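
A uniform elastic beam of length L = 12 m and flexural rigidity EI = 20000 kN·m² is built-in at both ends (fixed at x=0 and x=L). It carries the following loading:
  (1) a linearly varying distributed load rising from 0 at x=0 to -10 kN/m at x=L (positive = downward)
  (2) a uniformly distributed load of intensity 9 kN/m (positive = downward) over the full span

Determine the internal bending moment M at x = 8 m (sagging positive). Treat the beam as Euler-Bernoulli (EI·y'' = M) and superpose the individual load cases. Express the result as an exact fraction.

Load 1 — triangular load w₀=-10 kN/m (0→w₀ over full span):
  M_1 = 3w₀Lx/20 - w₀L²/30 - w₀x³/(6L) = 3·(-10)·12·8/20 - (-10)·12²/30 - (-10)·8³/(6·12) = -224/9 kN·m
Load 2 — uniform load w=9 kN/m over full span:
  M_2 = wLx/2 - wL²/12 - wx²/2 = 9·12·8/2 - 9·12²/12 - 9·8²/2 = 36 kN·m
Superposition: M = Σ M_i = 100/9 kN·m ≈ 11.111111 kN·m

M(8) = 100/9 kN·m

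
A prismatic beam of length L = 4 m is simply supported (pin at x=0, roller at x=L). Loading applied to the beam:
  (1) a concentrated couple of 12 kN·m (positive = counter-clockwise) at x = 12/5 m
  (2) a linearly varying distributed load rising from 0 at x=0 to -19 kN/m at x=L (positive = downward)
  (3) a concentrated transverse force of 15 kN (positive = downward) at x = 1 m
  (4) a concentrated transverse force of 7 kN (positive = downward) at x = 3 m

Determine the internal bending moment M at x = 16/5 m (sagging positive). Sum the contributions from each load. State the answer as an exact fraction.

M(16/5) = -1224/125 kN·m

Load 1 — applied couple M₀=12 kN·m at a=12/5 m (b=L-a=8/5):
  M_1 = M₀x/L - M₀  [x>a] = 12·(16/5)/4 - 12 = -12/5 kN·m
Load 2 — triangular load w₀=-19 kN/m (0→w₀ over full span):
  M_2 = w₀Lx/6 - w₀x³/(6L) = (-19)·4·(16/5)/6 - (-19)·(16/5)³/(6·4) = -1824/125 kN·m
Load 3 — point force P=15 kN at a=1 m (b=L-a=3):
  M_3 = Pa(L-x)/L  [x>a] = 15·1·(4-(16/5))/4 = 3 kN·m
Load 4 — point force P=7 kN at a=3 m (b=L-a=1):
  M_4 = Pa(L-x)/L  [x>a] = 7·3·(4-(16/5))/4 = 21/5 kN·m
Superposition: M = Σ M_i = -1224/125 kN·m ≈ -9.792000 kN·m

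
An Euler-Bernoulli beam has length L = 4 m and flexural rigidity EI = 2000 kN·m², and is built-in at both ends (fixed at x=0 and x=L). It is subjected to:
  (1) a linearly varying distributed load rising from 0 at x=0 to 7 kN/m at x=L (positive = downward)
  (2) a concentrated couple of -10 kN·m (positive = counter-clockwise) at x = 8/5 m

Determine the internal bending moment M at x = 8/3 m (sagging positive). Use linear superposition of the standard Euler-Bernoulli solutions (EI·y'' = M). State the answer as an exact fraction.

M(8/3) = 1432/405 kN·m

Load 1 — triangular load w₀=7 kN/m (0→w₀ over full span):
  M_1 = 3w₀Lx/20 - w₀L²/30 - w₀x³/(6L) = 3·7·4·(8/3)/20 - 7·4²/30 - 7·(8/3)³/(6·4) = 784/405 kN·m
Load 2 — applied couple M₀=-10 kN·m at a=8/5 m (b=L-a=12/5):
  M_2 = R_Ax - M_A - M₀  [x>a] with R_A=-18/5, M_A=-6/5 = (-18/5)·(8/3) - (-6/5) - (-10) = 8/5 kN·m
Superposition: M = Σ M_i = 1432/405 kN·m ≈ 3.535802 kN·m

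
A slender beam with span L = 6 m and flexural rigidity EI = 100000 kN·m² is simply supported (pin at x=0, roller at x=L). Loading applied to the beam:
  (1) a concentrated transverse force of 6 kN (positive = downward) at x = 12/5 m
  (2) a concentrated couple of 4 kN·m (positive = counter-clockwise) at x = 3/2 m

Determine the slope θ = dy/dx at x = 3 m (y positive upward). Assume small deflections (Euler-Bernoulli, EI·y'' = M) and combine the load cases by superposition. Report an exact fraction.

θ(3) = 523/50000000 rad

Load 1 — point force P=6 kN at a=12/5 m (b=L-a=18/5):
  θ_1 = -Pa(2L²-6Lx+3x²+a²)/(6LEI)  [x>a] = -6·(12/5)·(2·6²-6·6·3+3·3²+(12/5)²)/(6·6·100000) = 81/6250000 rad
Load 2 — applied couple M₀=4 kN·m at a=3/2 m (b=L-a=9/2):
  θ_2 = (M₀x²/(2L)-M₀(x-a)+C₁)/EI  [x>a] with C₁=M₀(3b²-L²)/(6L)=11/4 = (4·3²/(2·6)-4·(3-(3/2))+(11/4))/100000 = -1/400000 rad
Superposition: θ = Σ θ_i = 523/50000000 rad ≈ 0.000010 rad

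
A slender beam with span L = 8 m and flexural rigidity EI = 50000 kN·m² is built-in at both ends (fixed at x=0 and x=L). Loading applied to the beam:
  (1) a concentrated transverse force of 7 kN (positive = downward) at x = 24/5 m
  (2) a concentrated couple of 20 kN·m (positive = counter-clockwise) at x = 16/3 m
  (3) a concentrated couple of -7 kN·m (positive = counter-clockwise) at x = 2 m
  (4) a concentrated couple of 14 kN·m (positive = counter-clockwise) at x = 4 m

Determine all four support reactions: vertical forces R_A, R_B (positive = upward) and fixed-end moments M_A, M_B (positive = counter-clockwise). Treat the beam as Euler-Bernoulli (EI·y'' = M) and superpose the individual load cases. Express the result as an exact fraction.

Load 1 — point force P=7 kN at a=24/5 m (b=L-a=16/5):
  R_A = Pb²(3a+b)/L³ = 7·(16/5)²·(3·(24/5)+(16/5))/8³ = 308/125 kN
  M_A = Pab²/L² = 7·(24/5)·(16/5)²/8² = 672/125 kN·m
  R_B = Pa²(a+3b)/L³ = 7·(24/5)²·((24/5)+3·(16/5))/8³ = 567/125 kN
  M_B = -Pa²b/L² = -7·(24/5)²·(16/5)/8² = -1008/125 kN·m
Load 2 — applied couple M₀=20 kN·m at a=16/3 m (b=L-a=8/3):
  R_A = 6M₀ab/L³ = 6·20·(16/3)·(8/3)/8³ = 10/3 kN
  M_A = M₀b(2a-b)/L² = 20·(8/3)·(2·(16/3)-(8/3))/8² = 20/3 kN·m
  R_B = -6M₀ab/L³ = -6·20·(16/3)·(8/3)/8³ = -10/3 kN
  M_B = M₀a(2b-a)/L² = 20·(16/3)·(2·(8/3)-(16/3))/8² = 0 kN·m
Load 3 — applied couple M₀=-7 kN·m at a=2 m (b=L-a=6):
  R_A = 6M₀ab/L³ = 6·(-7)·2·6/8³ = -63/64 kN
  M_A = M₀b(2a-b)/L² = (-7)·6·(2·2-6)/8² = 21/16 kN·m
  R_B = -6M₀ab/L³ = -6·(-7)·2·6/8³ = 63/64 kN
  M_B = M₀a(2b-a)/L² = (-7)·2·(2·6-2)/8² = -35/16 kN·m
Load 4 — applied couple M₀=14 kN·m at a=4 m (b=L-a=4):
  R_A = 6M₀ab/L³ = 6·14·4·4/8³ = 21/8 kN
  M_A = M₀b(2a-b)/L² = 14·4·(2·4-4)/8² = 7/2 kN·m
  R_B = -6M₀ab/L³ = -6·14·4·4/8³ = -21/8 kN
  M_B = M₀a(2b-a)/L² = 14·4·(2·4-4)/8² = 7/2 kN·m
Superposition: R_A = 178511/24000 kN, M_A = 101131/6000 kN·m, R_B = -10511/24000 kN, M_B = -13503/2000 kN·m

R_A = 178511/24000 kN, M_A = 101131/6000 kN·m, R_B = -10511/24000 kN, M_B = -13503/2000 kN·m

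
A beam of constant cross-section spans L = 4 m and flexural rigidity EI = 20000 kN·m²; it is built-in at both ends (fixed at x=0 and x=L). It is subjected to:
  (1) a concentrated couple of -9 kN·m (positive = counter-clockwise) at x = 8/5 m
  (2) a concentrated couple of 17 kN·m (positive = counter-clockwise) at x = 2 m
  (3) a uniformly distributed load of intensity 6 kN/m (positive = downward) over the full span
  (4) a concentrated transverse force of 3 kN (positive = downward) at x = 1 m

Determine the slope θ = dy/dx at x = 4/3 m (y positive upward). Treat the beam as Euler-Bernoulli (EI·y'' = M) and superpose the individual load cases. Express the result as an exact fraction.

Load 1 — applied couple M₀=-9 kN·m at a=8/5 m (b=L-a=12/5):
  θ_1 = (R_Ax²/2 - M_Ax)/EI  [x≤a] with R_A=-81/25, M_A=-27/25 = ((-81/25)·(4/3)²/2 - (-27/25)·(4/3))/20000 = -9/125000 rad
Load 2 — applied couple M₀=17 kN·m at a=2 m (b=L-a=2):
  θ_2 = (R_Ax²/2 - M_Ax)/EI  [x≤a] with R_A=51/8, M_A=17/4 = ((51/8)·(4/3)²/2 - (17/4)·(4/3))/20000 = 0 rad
Load 3 — uniform load w=6 kN/m over full span:
  θ_3 = -wx(L-x)(L-2x)/(12EI) = -6·(4/3)·(4-(4/3))·(4-2·(4/3))/(12·20000) = -2/16875 rad
Load 4 — point force P=3 kN at a=1 m (b=L-a=3):
  θ_4 = Pa²(L-x)(2bL-(3b+a)(L-x))/(2L³EI)  [x>a] = 3·1²·(4-(4/3))·(2·3·4-(3·3+1)·(4-(4/3)))/(2·4³·20000) = -1/120000 rad
Superposition: θ = Σ θ_i = -5369/27000000 rad ≈ -0.000199 rad

θ(4/3) = -5369/27000000 rad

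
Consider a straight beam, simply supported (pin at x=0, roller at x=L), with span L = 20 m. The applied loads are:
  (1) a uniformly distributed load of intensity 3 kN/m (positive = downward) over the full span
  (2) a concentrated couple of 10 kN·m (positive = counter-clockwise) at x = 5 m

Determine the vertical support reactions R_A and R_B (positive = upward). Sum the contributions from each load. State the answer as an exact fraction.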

- [ABOUT THIS TASK]: After examining the listing, give only the count of lines holding the string "slender".

- [EXERCISE ANSWER]: 2